Start of MATERIAL FOR THIS TASK
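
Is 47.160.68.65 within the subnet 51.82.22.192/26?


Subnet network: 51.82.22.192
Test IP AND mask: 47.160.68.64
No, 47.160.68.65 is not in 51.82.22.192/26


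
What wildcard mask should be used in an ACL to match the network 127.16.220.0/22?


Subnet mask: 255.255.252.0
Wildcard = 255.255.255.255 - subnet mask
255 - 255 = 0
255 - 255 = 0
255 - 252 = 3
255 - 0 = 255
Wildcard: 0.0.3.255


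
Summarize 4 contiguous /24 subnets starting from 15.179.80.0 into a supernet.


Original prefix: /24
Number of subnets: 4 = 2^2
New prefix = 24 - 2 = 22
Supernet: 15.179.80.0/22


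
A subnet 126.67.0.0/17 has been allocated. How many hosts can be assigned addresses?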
End of MATERIAL FOR THIS TASK
--- WHAT NEEDS TO BE DONE ---
Go back to the listing above and please repeat it exactly.

--- EXERCISE RESULT ---
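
Is 47.160.68.65 within the subnet 51.82.22.192/26?


Subnet network: 51.82.22.192
Test IP AND mask: 47.160.68.64
No, 47.160.68.65 is not in 51.82.22.192/26


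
What wildcard mask should be used in an ACL to match the network 127.16.220.0/22?


Subnet mask: 255.255.252.0
Wildcard = 255.255.255.255 - subnet mask
255 - 255 = 0
255 - 255 = 0
255 - 252 = 3
255 - 0 = 255
Wildcard: 0.0.3.255


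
Summarize 4 contiguous /24 subnets starting from 15.179.80.0 into a supernet.


Original prefix: /24
Number of subnets: 4 = 2^2
New prefix = 24 - 2 = 22
Supernet: 15.179.80.0/22


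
A subnet 126.67.0.0/17 has been allocated. How many hosts can be assigned addresses?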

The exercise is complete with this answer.